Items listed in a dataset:

_ _ _

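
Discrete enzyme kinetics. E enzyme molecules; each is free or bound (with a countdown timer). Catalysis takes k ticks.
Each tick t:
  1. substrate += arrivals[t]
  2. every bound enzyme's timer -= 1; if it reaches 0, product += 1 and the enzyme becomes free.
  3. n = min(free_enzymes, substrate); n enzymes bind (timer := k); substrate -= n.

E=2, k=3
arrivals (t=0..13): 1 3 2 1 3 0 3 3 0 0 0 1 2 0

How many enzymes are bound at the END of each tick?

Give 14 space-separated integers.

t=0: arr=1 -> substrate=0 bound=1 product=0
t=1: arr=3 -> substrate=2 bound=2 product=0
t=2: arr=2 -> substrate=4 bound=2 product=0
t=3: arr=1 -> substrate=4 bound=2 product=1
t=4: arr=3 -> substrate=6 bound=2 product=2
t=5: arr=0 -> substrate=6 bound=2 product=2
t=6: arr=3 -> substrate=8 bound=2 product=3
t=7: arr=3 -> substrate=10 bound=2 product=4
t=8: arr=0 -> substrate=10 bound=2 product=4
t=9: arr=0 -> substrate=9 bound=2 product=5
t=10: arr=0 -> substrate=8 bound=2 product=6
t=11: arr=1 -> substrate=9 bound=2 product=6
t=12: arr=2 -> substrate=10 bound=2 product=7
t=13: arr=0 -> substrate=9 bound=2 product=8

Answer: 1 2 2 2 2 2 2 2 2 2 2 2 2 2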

_ _ _

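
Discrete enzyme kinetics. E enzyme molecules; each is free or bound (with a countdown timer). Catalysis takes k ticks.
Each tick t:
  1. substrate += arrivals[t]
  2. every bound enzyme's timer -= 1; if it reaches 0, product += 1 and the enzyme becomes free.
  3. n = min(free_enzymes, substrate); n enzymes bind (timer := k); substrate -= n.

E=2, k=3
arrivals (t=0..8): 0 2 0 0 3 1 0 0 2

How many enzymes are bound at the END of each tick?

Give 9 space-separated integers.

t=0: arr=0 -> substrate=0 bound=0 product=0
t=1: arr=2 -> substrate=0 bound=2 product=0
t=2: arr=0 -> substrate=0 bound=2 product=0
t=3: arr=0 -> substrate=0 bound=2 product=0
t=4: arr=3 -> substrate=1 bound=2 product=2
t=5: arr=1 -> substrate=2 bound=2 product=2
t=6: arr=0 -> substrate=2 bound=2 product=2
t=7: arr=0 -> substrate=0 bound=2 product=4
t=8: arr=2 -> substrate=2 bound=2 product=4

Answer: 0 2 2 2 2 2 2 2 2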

_ _ _

BRIEF —
Whenever the word "arrivals" appears in a line above, copy that line.

WRITTEN SOLUTION —
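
  1. substrate += arrivals[t]
arrivals (t=0..13): 1 3 2 1 3 0 3 3 0 0 0 1 2 0
  1. substrate += arrivals[t]
arrivals (t=0..8): 0 2 0 0 3 1 0 0 2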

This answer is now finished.